Collected data
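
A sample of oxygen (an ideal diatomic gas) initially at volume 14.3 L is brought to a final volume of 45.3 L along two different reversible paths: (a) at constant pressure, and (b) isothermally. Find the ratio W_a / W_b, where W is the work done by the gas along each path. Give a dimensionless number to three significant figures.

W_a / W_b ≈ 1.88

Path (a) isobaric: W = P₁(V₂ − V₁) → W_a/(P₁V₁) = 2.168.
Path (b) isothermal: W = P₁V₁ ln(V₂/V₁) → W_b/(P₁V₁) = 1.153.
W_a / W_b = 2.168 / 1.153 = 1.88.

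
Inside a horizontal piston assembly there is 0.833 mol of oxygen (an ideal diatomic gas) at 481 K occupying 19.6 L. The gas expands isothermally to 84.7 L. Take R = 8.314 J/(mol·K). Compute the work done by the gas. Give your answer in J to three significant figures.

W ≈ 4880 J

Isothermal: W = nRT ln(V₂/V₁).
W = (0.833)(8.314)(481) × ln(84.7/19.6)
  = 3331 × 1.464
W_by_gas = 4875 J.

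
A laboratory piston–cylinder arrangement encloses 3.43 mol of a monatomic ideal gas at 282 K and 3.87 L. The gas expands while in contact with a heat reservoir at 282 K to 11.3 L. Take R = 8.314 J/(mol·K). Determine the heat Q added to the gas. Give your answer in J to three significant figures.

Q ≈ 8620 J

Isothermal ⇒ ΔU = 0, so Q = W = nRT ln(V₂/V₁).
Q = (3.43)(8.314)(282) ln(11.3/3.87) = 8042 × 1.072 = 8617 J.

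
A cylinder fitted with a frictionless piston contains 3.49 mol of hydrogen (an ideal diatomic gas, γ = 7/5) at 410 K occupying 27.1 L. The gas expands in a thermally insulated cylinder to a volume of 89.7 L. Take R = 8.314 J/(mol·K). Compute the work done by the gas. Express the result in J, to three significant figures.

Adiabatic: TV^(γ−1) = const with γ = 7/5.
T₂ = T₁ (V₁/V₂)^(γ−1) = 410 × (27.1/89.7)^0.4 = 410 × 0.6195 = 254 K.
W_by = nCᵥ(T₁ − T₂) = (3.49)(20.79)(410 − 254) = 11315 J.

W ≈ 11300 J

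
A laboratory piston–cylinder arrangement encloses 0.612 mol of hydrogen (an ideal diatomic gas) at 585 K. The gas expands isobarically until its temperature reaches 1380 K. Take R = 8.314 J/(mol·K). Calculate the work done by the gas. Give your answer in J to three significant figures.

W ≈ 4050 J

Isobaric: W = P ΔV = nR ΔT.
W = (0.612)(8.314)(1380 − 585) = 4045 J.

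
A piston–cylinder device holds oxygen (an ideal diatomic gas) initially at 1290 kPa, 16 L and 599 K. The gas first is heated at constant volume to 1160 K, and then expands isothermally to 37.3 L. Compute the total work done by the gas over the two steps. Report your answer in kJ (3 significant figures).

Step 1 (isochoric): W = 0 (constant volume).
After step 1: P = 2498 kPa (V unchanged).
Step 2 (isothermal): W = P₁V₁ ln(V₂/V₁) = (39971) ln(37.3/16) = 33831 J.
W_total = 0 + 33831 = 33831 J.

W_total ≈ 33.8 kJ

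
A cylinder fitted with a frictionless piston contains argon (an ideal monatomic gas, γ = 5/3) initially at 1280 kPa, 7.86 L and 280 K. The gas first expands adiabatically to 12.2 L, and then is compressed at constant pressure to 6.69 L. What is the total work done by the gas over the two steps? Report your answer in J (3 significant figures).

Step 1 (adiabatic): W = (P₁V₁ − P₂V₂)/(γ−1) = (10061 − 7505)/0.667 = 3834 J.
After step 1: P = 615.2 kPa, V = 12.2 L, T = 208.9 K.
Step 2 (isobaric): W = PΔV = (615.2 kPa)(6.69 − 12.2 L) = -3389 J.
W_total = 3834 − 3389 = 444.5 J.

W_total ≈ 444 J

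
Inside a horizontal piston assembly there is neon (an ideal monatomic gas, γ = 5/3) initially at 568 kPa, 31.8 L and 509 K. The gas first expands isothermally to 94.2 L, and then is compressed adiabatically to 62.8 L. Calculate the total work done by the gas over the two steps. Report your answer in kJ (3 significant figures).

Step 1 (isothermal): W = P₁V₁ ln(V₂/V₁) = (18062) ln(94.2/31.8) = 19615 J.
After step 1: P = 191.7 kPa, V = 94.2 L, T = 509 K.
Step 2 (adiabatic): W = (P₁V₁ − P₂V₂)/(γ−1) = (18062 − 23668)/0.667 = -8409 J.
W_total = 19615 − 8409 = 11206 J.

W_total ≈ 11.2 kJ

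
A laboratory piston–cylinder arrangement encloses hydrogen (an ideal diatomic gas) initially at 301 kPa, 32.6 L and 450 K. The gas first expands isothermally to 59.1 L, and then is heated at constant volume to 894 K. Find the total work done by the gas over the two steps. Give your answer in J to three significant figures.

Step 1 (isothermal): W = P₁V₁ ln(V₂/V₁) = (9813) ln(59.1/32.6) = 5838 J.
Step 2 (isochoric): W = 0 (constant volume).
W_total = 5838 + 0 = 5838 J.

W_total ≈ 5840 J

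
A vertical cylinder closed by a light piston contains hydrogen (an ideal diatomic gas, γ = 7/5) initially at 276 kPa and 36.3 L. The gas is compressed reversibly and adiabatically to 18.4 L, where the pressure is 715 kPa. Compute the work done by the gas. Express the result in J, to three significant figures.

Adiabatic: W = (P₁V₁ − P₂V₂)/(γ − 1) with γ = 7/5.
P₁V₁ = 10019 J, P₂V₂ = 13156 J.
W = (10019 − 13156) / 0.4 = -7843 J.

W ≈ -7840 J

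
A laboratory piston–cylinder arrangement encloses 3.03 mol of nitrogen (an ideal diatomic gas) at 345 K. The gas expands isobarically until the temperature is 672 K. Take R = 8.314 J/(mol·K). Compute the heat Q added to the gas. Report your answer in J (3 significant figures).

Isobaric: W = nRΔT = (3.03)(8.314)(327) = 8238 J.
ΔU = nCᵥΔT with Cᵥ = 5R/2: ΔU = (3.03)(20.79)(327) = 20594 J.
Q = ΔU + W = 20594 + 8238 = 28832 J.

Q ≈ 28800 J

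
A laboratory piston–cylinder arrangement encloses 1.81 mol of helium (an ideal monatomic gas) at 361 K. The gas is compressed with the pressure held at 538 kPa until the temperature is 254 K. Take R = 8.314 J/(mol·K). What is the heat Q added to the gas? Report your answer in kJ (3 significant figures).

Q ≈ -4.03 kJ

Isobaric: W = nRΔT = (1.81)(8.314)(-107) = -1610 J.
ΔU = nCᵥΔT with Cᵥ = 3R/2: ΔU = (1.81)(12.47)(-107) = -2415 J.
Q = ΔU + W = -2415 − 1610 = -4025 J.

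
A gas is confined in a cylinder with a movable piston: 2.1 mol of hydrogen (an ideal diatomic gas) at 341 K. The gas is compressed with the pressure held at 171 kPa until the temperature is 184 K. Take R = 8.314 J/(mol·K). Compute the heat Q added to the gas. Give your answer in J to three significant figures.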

WHAT IS NEEDED
Reproduce the data verbatim, line for line.

RESPONSE
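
A sample of oxygen (an ideal diatomic gas) initially at volume 14.3 L is brought to a final volume of 45.3 L along two different reversible paths: (a) at constant pressure, and (b) isothermally. Find the ratio W_a / W_b, where W is the work done by the gas along each path. Give a dimensionless number to three significant figures.

W_a / W_b ≈ 1.88

Path (a) isobaric: W = P₁(V₂ − V₁) → W_a/(P₁V₁) = 2.168.
Path (b) isothermal: W = P₁V₁ ln(V₂/V₁) → W_b/(P₁V₁) = 1.153.
W_a / W_b = 2.168 / 1.153 = 1.88.

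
Inside a horizontal piston assembly there is 0.833 mol of oxygen (an ideal diatomic gas) at 481 K occupying 19.6 L. The gas expands isothermally to 84.7 L. Take R = 8.314 J/(mol·K). Compute the work done by the gas. Give your answer in J to three significant figures.

W ≈ 4880 J

Isothermal: W = nRT ln(V₂/V₁).
W = (0.833)(8.314)(481) × ln(84.7/19.6)
  = 3331 × 1.464
W_by_gas = 4875 J.

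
A laboratory piston–cylinder arrangement encloses 3.43 mol of a monatomic ideal gas at 282 K and 3.87 L. The gas expands while in contact with a heat reservoir at 282 K to 11.3 L. Take R = 8.314 J/(mol·K). Determine the heat Q added to the gas. Give your answer in J to three significant figures.

Q ≈ 8620 J

Isothermal ⇒ ΔU = 0, so Q = W = nRT ln(V₂/V₁).
Q = (3.43)(8.314)(282) ln(11.3/3.87) = 8042 × 1.072 = 8617 J.

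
A cylinder fitted with a frictionless piston contains 3.49 mol of hydrogen (an ideal diatomic gas, γ = 7/5) at 410 K occupying 27.1 L. The gas expands in a thermally insulated cylinder to a volume of 89.7 L. Take R = 8.314 J/(mol·K). Compute the work done by the gas. Express the result in J, to three significant figures.

Adiabatic: TV^(γ−1) = const with γ = 7/5.
T₂ = T₁ (V₁/V₂)^(γ−1) = 410 × (27.1/89.7)^0.4 = 410 × 0.6195 = 254 K.
W_by = nCᵥ(T₁ − T₂) = (3.49)(20.79)(410 − 254) = 11315 J.

W ≈ 11300 J

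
A laboratory piston–cylinder arrangement encloses 0.612 mol of hydrogen (an ideal diatomic gas) at 585 K. The gas expands isobarically until its temperature reaches 1380 K. Take R = 8.314 J/(mol·K). Calculate the work done by the gas. Give your answer in J to three significant figures.

W ≈ 4050 J

Isobaric: W = P ΔV = nR ΔT.
W = (0.612)(8.314)(1380 − 585) = 4045 J.

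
A piston–cylinder device holds oxygen (an ideal diatomic gas) initially at 1290 kPa, 16 L and 599 K. The gas first is heated at constant volume to 1160 K, and then expands isothermally to 37.3 L. Compute the total work done by the gas over the two steps. Report your answer in kJ (3 significant figures).

Step 1 (isochoric): W = 0 (constant volume).
After step 1: P = 2498 kPa (V unchanged).
Step 2 (isothermal): W = P₁V₁ ln(V₂/V₁) = (39971) ln(37.3/16) = 33831 J.
W_total = 0 + 33831 = 33831 J.

W_total ≈ 33.8 kJ

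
A cylinder fitted with a frictionless piston contains argon (an ideal monatomic gas, γ = 5/3) initially at 1280 kPa, 7.86 L and 280 K. The gas first expands adiabatically to 12.2 L, and then is compressed at constant pressure to 6.69 L. What is the total work done by the gas over the two steps? Report your answer in J (3 significant figures).

Step 1 (adiabatic): W = (P₁V₁ − P₂V₂)/(γ−1) = (10061 − 7505)/0.667 = 3834 J.
After step 1: P = 615.2 kPa, V = 12.2 L, T = 208.9 K.
Step 2 (isobaric): W = PΔV = (615.2 kPa)(6.69 − 12.2 L) = -3389 J.
W_total = 3834 − 3389 = 444.5 J.

W_total ≈ 444 J

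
Inside a horizontal piston assembly there is neon (an ideal monatomic gas, γ = 5/3) initially at 568 kPa, 31.8 L and 509 K. The gas first expands isothermally to 94.2 L, and then is compressed adiabatically to 62.8 L. Calculate the total work done by the gas over the two steps. Report your answer in kJ (3 significant figures).

Step 1 (isothermal): W = P₁V₁ ln(V₂/V₁) = (18062) ln(94.2/31.8) = 19615 J.
After step 1: P = 191.7 kPa, V = 94.2 L, T = 509 K.
Step 2 (adiabatic): W = (P₁V₁ − P₂V₂)/(γ−1) = (18062 − 23668)/0.667 = -8409 J.
W_total = 19615 − 8409 = 11206 J.

W_total ≈ 11.2 kJ

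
A laboratory piston–cylinder arrangement encloses hydrogen (an ideal diatomic gas) initially at 301 kPa, 32.6 L and 450 K. The gas first expands isothermally to 59.1 L, and then is heated at constant volume to 894 K. Find the total work done by the gas over the two steps. Give your answer in J to three significant figures.

Step 1 (isothermal): W = P₁V₁ ln(V₂/V₁) = (9813) ln(59.1/32.6) = 5838 J.
Step 2 (isochoric): W = 0 (constant volume).
W_total = 5838 + 0 = 5838 J.

W_total ≈ 5840 J

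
A vertical cylinder closed by a light piston contains hydrogen (an ideal diatomic gas, γ = 7/5) initially at 276 kPa and 36.3 L. The gas is compressed reversibly and adiabatically to 18.4 L, where the pressure is 715 kPa. Compute the work done by the gas. Express the result in J, to three significant figures.

Adiabatic: W = (P₁V₁ − P₂V₂)/(γ − 1) with γ = 7/5.
P₁V₁ = 10019 J, P₂V₂ = 13156 J.
W = (10019 − 13156) / 0.4 = -7843 J.

W ≈ -7840 J

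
A laboratory piston–cylinder arrangement encloses 3.03 mol of nitrogen (an ideal diatomic gas) at 345 K. The gas expands isobarically until the temperature is 672 K. Take R = 8.314 J/(mol·K). Compute the heat Q added to the gas. Report your answer in J (3 significant figures).

Isobaric: W = nRΔT = (3.03)(8.314)(327) = 8238 J.
ΔU = nCᵥΔT with Cᵥ = 5R/2: ΔU = (3.03)(20.79)(327) = 20594 J.
Q = ΔU + W = 20594 + 8238 = 28832 J.

Q ≈ 28800 J

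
A laboratory piston–cylinder arrangement encloses 1.81 mol of helium (an ideal monatomic gas) at 361 K. The gas is compressed with the pressure held at 538 kPa until the temperature is 254 K. Take R = 8.314 J/(mol·K). What is the heat Q added to the gas? Report your answer in kJ (3 significant figures).

Q ≈ -4.03 kJ

Isobaric: W = nRΔT = (1.81)(8.314)(-107) = -1610 J.
ΔU = nCᵥΔT with Cᵥ = 3R/2: ΔU = (1.81)(12.47)(-107) = -2415 J.
Q = ΔU + W = -2415 − 1610 = -4025 J.

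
A gas is confined in a cylinder with a movable piston: 2.1 mol of hydrogen (an ideal diatomic gas) at 341 K. The gas is compressed with the pressure held at 171 kPa until the temperature is 184 K. Take R = 8.314 J/(mol·K). Compute the heat Q added to the gas. Give your answer in J to three significant figures.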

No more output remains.